[Task description]: Pull every line containing the word "does" from the records.

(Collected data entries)
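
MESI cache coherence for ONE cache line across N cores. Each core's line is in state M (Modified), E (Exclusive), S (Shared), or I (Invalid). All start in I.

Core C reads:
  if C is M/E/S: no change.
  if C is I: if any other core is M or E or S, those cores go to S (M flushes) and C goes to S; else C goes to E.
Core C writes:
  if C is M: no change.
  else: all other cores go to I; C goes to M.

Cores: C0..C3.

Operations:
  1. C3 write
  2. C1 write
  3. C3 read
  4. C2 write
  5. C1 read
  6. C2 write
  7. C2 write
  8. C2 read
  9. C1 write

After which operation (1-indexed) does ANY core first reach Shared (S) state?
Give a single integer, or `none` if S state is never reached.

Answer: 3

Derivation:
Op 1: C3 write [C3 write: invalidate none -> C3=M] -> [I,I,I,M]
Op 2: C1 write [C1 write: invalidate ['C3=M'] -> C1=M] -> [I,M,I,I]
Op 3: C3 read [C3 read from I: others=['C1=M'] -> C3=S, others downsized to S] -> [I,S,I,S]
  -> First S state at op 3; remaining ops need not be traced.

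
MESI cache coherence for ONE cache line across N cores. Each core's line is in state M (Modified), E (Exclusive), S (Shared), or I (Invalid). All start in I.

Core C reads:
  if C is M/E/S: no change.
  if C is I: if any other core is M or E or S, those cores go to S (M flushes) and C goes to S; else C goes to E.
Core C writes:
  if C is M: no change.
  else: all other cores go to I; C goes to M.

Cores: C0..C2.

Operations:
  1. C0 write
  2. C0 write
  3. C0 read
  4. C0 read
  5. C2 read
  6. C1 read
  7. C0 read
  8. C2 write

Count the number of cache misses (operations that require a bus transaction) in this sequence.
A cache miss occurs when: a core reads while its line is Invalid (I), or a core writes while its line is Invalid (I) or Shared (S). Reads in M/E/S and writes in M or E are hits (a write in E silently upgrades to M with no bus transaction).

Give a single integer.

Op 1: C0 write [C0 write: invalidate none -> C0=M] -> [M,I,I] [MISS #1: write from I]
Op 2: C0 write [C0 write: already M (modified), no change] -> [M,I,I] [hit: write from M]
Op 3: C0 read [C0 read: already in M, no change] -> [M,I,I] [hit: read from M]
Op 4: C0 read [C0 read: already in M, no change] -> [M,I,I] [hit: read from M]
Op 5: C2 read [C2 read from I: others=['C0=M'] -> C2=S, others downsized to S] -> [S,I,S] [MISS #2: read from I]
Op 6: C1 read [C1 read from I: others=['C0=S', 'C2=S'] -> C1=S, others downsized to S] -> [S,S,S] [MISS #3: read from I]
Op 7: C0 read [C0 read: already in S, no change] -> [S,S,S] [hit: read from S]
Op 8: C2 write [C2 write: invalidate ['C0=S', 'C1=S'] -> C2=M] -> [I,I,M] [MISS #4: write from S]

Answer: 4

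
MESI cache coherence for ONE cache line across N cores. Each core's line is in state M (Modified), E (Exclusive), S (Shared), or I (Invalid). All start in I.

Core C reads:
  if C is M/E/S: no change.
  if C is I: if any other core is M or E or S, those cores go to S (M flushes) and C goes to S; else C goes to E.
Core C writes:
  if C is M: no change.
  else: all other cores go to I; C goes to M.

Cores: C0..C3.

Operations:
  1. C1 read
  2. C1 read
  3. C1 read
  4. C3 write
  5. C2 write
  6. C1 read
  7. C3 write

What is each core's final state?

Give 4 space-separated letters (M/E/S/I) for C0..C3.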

--

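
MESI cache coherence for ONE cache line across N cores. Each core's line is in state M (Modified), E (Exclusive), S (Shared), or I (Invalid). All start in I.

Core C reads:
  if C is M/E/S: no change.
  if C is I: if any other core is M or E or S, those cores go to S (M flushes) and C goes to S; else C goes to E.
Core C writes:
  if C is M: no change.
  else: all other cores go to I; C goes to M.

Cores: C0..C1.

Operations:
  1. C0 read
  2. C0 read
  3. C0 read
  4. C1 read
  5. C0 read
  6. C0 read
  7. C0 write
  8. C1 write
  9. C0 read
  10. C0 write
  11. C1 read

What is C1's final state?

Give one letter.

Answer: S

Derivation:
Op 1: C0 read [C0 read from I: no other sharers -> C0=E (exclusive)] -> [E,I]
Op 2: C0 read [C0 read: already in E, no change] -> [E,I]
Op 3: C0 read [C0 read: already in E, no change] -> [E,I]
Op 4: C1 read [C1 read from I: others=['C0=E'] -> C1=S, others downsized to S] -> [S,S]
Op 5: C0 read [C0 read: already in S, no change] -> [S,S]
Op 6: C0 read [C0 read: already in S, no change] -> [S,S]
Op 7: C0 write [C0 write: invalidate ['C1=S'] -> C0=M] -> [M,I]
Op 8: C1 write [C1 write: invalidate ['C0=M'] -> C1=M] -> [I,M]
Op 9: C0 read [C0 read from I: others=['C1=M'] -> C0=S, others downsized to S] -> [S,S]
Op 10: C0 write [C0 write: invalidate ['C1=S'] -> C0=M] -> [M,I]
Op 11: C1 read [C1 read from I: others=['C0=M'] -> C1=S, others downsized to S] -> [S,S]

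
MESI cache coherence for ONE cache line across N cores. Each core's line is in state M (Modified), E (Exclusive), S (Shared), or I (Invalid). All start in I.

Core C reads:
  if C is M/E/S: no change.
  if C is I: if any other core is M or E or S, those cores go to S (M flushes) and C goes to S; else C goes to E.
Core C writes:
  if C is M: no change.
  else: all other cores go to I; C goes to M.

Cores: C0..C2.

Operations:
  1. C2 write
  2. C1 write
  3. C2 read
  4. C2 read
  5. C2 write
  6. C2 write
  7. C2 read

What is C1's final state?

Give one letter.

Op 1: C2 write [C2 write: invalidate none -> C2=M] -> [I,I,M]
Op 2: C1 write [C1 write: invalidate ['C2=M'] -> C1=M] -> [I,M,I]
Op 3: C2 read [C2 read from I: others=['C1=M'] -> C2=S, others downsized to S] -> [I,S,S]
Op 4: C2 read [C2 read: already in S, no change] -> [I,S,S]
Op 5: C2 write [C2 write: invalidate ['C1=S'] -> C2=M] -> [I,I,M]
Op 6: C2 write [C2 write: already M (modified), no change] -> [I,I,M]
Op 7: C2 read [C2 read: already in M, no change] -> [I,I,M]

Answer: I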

--

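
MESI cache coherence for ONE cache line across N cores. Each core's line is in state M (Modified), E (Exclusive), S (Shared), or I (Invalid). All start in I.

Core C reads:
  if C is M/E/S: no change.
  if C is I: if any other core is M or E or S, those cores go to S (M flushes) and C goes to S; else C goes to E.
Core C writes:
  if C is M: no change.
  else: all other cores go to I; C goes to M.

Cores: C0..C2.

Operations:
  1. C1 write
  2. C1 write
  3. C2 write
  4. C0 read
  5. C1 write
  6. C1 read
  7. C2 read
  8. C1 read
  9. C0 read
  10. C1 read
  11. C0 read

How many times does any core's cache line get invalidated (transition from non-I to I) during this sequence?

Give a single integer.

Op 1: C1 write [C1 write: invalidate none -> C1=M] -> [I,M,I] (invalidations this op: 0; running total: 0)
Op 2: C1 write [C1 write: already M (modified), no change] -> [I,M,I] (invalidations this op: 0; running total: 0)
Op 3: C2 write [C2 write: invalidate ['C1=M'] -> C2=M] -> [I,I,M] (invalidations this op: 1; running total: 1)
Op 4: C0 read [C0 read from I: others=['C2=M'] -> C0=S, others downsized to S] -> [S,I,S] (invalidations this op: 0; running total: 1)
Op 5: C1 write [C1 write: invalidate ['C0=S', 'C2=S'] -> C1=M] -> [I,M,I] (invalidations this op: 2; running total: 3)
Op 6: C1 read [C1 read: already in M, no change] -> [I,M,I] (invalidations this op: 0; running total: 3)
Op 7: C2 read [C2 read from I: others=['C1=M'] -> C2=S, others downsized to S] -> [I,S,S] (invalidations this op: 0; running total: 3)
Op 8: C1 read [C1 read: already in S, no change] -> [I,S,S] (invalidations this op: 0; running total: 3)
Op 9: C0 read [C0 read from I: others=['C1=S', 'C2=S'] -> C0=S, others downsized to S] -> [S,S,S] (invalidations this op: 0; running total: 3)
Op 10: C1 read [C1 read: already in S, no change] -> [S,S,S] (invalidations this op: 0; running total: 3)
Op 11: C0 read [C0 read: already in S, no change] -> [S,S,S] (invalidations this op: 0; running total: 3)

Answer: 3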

[Response below]:
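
After which operation (1-indexed) does ANY core first reach Shared (S) state?
How many times does any core's cache line get invalidated (transition from non-I to I) during this sequence?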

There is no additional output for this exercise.